- EXERCISE PROMPT: Find the word "What" in the records below. List each line containing it.

- RECORDS FOR THE EXERCISE:

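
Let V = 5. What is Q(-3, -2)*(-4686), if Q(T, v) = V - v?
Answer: -32802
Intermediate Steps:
Q(T, v) = 5 - v
Q(-3, -2)*(-4686) = (5 - 1*(-2))*(-4686) = (5 + 2)*(-4686) = 7*(-4686) = -32802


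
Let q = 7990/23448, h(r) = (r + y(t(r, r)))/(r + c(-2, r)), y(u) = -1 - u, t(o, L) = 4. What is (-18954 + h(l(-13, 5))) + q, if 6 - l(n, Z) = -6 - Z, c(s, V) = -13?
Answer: -222177529/11724 ≈ -18951.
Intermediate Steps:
l(n, Z) = 12 + Z (l(n, Z) = 6 - (-6 - Z) = 6 + (6 + Z) = 12 + Z)
h(r) = (-5 + r)/(-13 + r) (h(r) = (r + (-1 - 1*4))/(r - 13) = (r + (-1 - 4))/(-13 + r) = (r - 5)/(-13 + r) = (-5 + r)/(-13 + r))
q = 3995/11724 (q = 7990*(1/23448) = 3995/11724 ≈ 0.34075)
(-18954 + h(l(-13, 5))) + q = (-18954 + (-5 + (12 + 5))/(-13 + (12 + 5))) + 3995/11724 = (-18954 + (-5 + 17)/(-13 + 17)) + 3995/11724 = (-18954 + 12/4) + 3995/11724 = (-18954 + (1/4)*12) + 3995/11724 = (-18954 + 3) + 3995/11724 = -18951 + 3995/11724 = -222177529/11724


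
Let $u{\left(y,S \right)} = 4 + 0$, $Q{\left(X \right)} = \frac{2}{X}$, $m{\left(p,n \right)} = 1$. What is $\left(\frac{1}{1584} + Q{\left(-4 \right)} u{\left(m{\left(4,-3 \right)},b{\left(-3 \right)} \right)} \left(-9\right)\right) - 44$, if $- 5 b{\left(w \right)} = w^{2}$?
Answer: $- \frac{41183}{1584} \approx -25.999$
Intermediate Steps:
$b{\left(w \right)} = - \frac{w^{2}}{5}$
$u{\left(y,S \right)} = 4$
$\left(\frac{1}{1584} + Q{\left(-4 \right)} u{\left(m{\left(4,-3 \right)},b{\left(-3 \right)} \right)} \left(-9\right)\right) - 44 = \left(\frac{1}{1584} + \frac{2}{-4} \cdot 4 \left(-9\right)\right) - 44 = \left(\frac{1}{1584} + 2 \left(- \frac{1}{4}\right) 4 \left(-9\right)\right) - 44 = \left(\frac{1}{1584} + \left(- \frac{1}{2}\right) 4 \left(-9\right)\right) - 44 = \left(\frac{1}{1584} - -18\right) - 44 = \left(\frac{1}{1584} + 18\right) - 44 = \frac{28513}{1584} - 44 = - \frac{41183}{1584}$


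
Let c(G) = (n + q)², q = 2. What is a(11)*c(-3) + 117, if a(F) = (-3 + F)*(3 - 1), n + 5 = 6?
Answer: 261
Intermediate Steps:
n = 1 (n = -5 + 6 = 1)
c(G) = 9 (c(G) = (1 + 2)² = 3² = 9)
a(F) = -6 + 2*F (a(F) = (-3 + F)*2 = -6 + 2*F)
a(11)*c(-3) + 117 = (-6 + 2*11)*9 + 117 = (-6 + 22)*9 + 117 = 16*9 + 117 = 144 + 117 = 261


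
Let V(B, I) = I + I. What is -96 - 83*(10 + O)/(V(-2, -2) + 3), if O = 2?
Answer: 900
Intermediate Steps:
V(B, I) = 2*I
-96 - 83*(10 + O)/(V(-2, -2) + 3) = -96 - 83*(10 + 2)/(2*(-2) + 3) = -96 - 996/(-4 + 3) = -96 - 996/(-1) = -96 - 996*(-1) = -96 - 83*(-12) = -96 + 996 = 900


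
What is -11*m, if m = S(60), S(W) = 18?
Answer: -198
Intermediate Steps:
m = 18
-11*m = -11*18 = -198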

- RESULT OF THIS EXERCISE:
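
Let V = 5. What is Q(-3, -2)*(-4686), if Q(T, v) = V - v?
Let q = 7990/23448, h(r) = (r + y(t(r, r)))/(r + c(-2, r)), y(u) = -1 - u, t(o, L) = 4. What is (-18954 + h(l(-13, 5))) + q, if 6 - l(n, Z) = -6 - Z, c(s, V) = -13?
Let $u{\left(y,S \right)} = 4 + 0$, $Q{\left(X \right)} = \frac{2}{X}$, $m{\left(p,n \right)} = 1$. What is $\left(\frac{1}{1584} + Q{\left(-4 \right)} u{\left(m{\left(4,-3 \right)},b{\left(-3 \right)} \right)} \left(-9\right)\right) - 44$, if $- 5 b{\left(w \right)} = w^{2}$?
Let c(G) = (n + q)², q = 2. What is a(11)*c(-3) + 117, if a(F) = (-3 + F)*(3 - 1), n + 5 = 6?
Let V(B, I) = I + I. What is -96 - 83*(10 + O)/(V(-2, -2) + 3), if O = 2?
What is -11*m, if m = S(60), S(W) = 18?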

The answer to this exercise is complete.